## What you have to do
Read the lines of the data below and retrieve those with "program".

## Data provided
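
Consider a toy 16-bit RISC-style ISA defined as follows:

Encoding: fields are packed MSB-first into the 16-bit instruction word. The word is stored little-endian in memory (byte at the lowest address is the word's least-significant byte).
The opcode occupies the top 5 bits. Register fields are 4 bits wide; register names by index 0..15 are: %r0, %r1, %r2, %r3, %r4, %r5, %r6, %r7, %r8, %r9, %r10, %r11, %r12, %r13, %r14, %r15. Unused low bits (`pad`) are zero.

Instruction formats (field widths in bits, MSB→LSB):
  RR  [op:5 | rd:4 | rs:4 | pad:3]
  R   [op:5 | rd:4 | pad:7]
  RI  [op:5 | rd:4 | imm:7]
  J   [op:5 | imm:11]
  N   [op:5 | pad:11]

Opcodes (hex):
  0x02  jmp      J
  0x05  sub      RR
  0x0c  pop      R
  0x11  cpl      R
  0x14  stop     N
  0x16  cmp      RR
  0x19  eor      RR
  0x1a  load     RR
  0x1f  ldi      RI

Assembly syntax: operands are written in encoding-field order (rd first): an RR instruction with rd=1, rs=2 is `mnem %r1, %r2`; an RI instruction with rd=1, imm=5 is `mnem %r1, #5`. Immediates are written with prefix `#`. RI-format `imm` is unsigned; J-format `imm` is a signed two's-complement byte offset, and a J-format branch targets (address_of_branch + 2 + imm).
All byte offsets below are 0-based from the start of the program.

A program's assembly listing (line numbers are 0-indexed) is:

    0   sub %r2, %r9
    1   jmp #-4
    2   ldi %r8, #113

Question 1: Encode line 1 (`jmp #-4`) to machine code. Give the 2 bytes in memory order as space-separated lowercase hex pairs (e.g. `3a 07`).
fc 17

1. jmp fields op=0x2:5|imm=-4:11 → word 17fch → fc 17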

## Reply to the task
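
All byte offsets below are 0-based from the start of the program.
A program's assembly listing (line numbers are 0-indexed) is: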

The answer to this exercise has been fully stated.